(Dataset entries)
[Start of section]

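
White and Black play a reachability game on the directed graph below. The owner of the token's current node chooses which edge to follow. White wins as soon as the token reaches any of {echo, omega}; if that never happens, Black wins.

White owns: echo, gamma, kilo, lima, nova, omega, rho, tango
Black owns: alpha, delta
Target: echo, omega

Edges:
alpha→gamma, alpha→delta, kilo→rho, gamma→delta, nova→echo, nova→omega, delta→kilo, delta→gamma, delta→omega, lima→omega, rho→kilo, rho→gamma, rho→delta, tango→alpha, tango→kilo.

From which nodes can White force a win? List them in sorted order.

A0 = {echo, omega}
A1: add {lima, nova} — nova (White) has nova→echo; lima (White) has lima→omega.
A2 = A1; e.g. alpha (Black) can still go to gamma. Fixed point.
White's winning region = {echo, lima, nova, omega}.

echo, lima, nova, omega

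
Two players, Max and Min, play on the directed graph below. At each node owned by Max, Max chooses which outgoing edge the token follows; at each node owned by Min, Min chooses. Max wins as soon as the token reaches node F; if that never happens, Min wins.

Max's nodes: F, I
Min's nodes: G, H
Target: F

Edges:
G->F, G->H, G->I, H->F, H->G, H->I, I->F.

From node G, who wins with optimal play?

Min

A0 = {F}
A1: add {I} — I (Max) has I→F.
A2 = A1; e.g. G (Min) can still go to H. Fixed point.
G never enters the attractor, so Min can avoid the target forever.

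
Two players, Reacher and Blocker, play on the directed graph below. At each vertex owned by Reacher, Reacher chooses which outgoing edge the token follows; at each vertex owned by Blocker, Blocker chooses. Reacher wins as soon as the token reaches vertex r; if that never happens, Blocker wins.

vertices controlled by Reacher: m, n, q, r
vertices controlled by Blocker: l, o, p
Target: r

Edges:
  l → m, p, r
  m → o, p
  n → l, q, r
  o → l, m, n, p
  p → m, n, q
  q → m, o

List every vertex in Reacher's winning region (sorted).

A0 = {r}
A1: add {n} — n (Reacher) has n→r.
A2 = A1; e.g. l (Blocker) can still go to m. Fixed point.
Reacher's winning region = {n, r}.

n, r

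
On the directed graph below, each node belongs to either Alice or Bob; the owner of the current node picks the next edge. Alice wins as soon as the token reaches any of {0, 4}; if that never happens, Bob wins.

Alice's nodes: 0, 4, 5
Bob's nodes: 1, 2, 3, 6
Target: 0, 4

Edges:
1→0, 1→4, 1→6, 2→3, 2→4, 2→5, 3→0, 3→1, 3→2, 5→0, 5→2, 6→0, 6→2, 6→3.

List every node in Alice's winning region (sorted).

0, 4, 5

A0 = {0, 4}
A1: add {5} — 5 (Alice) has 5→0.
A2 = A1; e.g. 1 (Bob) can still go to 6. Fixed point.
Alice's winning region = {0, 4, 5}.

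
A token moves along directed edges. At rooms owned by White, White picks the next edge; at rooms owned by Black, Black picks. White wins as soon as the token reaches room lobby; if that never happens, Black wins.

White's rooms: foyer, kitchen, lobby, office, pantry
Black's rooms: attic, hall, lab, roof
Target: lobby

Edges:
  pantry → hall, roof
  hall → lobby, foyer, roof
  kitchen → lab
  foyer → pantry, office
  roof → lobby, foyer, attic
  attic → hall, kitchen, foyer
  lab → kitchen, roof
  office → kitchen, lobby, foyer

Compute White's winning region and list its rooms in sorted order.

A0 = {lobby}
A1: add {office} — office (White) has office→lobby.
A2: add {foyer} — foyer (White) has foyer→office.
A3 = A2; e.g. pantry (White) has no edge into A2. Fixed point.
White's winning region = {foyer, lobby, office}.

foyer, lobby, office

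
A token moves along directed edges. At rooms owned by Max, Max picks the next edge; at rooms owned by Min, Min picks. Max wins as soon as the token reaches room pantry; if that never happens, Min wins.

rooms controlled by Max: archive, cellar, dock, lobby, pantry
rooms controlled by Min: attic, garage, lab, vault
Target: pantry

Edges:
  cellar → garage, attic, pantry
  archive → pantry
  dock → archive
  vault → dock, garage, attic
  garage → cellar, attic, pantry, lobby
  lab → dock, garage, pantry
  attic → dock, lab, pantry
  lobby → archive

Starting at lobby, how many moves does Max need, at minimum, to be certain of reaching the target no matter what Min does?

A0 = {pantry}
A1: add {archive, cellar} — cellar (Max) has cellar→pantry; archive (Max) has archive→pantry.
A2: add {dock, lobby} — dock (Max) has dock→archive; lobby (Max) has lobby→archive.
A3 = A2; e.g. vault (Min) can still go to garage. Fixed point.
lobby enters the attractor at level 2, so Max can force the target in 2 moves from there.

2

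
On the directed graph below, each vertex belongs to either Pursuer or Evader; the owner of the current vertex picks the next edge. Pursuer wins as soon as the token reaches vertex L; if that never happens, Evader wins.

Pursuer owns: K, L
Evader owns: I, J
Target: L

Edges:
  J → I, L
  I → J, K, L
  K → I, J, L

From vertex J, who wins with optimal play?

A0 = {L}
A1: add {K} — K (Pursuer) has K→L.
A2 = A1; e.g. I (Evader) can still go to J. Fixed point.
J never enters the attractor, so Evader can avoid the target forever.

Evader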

[End of section]
[Start of section]

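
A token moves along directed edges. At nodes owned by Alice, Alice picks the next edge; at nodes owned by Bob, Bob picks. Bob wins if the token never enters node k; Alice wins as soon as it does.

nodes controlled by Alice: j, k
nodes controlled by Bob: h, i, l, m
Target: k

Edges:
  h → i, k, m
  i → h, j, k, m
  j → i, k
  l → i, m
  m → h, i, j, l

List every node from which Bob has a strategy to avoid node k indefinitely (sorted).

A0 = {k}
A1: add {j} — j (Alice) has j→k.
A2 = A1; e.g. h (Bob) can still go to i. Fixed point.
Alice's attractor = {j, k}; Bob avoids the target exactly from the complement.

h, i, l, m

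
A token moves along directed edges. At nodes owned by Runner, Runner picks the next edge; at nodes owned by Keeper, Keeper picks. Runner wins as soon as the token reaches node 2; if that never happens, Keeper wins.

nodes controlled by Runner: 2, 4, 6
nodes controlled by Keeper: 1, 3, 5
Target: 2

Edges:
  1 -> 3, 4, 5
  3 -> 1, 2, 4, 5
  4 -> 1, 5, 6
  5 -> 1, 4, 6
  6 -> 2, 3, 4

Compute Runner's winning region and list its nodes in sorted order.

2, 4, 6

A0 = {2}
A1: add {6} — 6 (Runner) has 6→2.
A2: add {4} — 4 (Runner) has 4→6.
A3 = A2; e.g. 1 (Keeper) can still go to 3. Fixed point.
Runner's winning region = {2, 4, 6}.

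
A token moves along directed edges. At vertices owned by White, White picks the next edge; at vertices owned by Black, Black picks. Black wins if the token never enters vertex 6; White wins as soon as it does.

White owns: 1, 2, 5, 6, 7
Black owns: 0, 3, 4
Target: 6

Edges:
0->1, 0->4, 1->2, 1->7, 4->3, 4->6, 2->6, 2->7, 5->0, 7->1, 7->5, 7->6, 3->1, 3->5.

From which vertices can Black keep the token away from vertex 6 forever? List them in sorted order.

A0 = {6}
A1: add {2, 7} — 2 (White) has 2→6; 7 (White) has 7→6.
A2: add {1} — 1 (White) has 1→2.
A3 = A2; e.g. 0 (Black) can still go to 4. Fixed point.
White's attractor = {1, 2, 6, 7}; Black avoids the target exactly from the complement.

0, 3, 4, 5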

[End of section]

◆ The problem
What are the lines of the data above that include the string "along"? Copy them.

◆ Response to the task
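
A token moves along directed edges. At rooms owned by White, White picks the next edge; at rooms owned by Black, Black picks. White wins as soon as the token reaches room lobby; if that never happens, Black wins.
A token moves along directed edges. At rooms owned by Max, Max picks the next edge; at rooms owned by Min, Min picks. Max wins as soon as the token reaches room pantry; if that never happens, Min wins.
A token moves along directed edges. At nodes owned by Alice, Alice picks the next edge; at nodes owned by Bob, Bob picks. Bob wins if the token never enters node k; Alice wins as soon as it does.
A token moves along directed edges. At nodes owned by Runner, Runner picks the next edge; at nodes owned by Keeper, Keeper picks. Runner wins as soon as the token reaches node 2; if that never happens, Keeper wins.
A token moves along directed edges. At vertices owned by White, White picks the next edge; at vertices owned by Black, Black picks. Black wins if the token never enters vertex 6; White wins as soon as it does.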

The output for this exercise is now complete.